> **Work order**:
Each record below should be written out again exactly.

> **Material shown**:
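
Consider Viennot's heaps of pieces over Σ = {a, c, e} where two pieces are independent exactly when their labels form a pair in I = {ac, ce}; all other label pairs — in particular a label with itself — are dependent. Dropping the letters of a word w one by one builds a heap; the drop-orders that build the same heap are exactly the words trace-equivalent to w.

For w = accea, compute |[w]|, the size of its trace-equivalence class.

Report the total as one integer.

0(a) covers ∅
1(c) covers ∅
2(c) covers 1:c
3(e) covers 0:a
4(a) covers 3:e
floor of heap: 0:a, 1:c
completions by unplaced set U, small U first (add the entries for U minus each lowest piece of U):
  |U|=1: {2}:1  {4}:1
  |U|=2: {1,2}:1  {2,4}:2  {3,4}:1
  |U|=3: {0,3,4}:1  {1,2,4}:3  {2,3,4}:3
  start at 0(a): 6
  start at 1(c): 4
sum over floor = 10

10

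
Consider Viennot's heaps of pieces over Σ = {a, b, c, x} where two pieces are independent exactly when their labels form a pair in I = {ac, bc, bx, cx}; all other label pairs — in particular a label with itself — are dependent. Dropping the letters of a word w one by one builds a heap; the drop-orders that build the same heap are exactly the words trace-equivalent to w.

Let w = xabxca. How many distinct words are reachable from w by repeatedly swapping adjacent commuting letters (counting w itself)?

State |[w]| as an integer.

drop 0:x onto floor
drop 1:a onto {0:x}
drop 2:b onto {1:a}
drop 3:x onto {1:a}
drop 4:c onto floor
drop 5:a onto {2:b, 3:x}
ground layer = {0:x, 4:c}
drop-orders for the pieces not yet dropped (sum over which currently-grounded one goes next):
  1 to go: {4} 1  {5} 1
  2 to go: {2,5} 1  {3,5} 1  {4,5} 2
  3 to go: {2,3,5} 2  {2,4,5} 3  {3,4,5} 3
  4 to go: {1,2,3,5} 2  {2,3,4,5} 8
  if 0:x drops first: 10 orders
  if 4:c drops first: 2 orders
heap linearizations: 12

12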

> **Result of this task**:
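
Consider Viennot's heaps of pieces over Σ = {a, c, e} where two pieces are independent exactly when their labels form a pair in I = {ac, ce}; all other label pairs — in particular a label with itself — are dependent. Dropping the letters of a word w one by one builds a heap; the drop-orders that build the same heap are exactly the words trace-equivalent to w.

For w = accea, compute |[w]|, the size of its trace-equivalence class.

Report the total as one integer.

0(a) covers ∅
1(c) covers ∅
2(c) covers 1:c
3(e) covers 0:a
4(a) covers 3:e
floor of heap: 0:a, 1:c
completions by unplaced set U, small U first (add the entries for U minus each lowest piece of U):
  |U|=1: {2}:1  {4}:1
  |U|=2: {1,2}:1  {2,4}:2  {3,4}:1
  |U|=3: {0,3,4}:1  {1,2,4}:3  {2,3,4}:3
  start at 0(a): 6
  start at 1(c): 4
sum over floor = 10

10

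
Consider Viennot's heaps of pieces over Σ = {a, b, c, x} where two pieces are independent exactly when their labels form a pair in I = {ac, bc, bx, cx}; all other label pairs — in particular a label with itself — are dependent. Dropping the letters of a word w one by one builds a heap; the drop-orders that build the same heap are exactly the words trace-equivalent to w.

Let w = xabxca. How many distinct words are reachable from w by repeatedly swapping adjacent commuting letters (counting w itself)?

State |[w]| as an integer.

drop 0:x onto floor
drop 1:a onto {0:x}
drop 2:b onto {1:a}
drop 3:x onto {1:a}
drop 4:c onto floor
drop 5:a onto {2:b, 3:x}
ground layer = {0:x, 4:c}
drop-orders for the pieces not yet dropped (sum over which currently-grounded one goes next):
  1 to go: {4} 1  {5} 1
  2 to go: {2,5} 1  {3,5} 1  {4,5} 2
  3 to go: {2,3,5} 2  {2,4,5} 3  {3,4,5} 3
  4 to go: {1,2,3,5} 2  {2,3,4,5} 8
  if 0:x drops first: 10 orders
  if 4:c drops first: 2 orders
heap linearizations: 12

12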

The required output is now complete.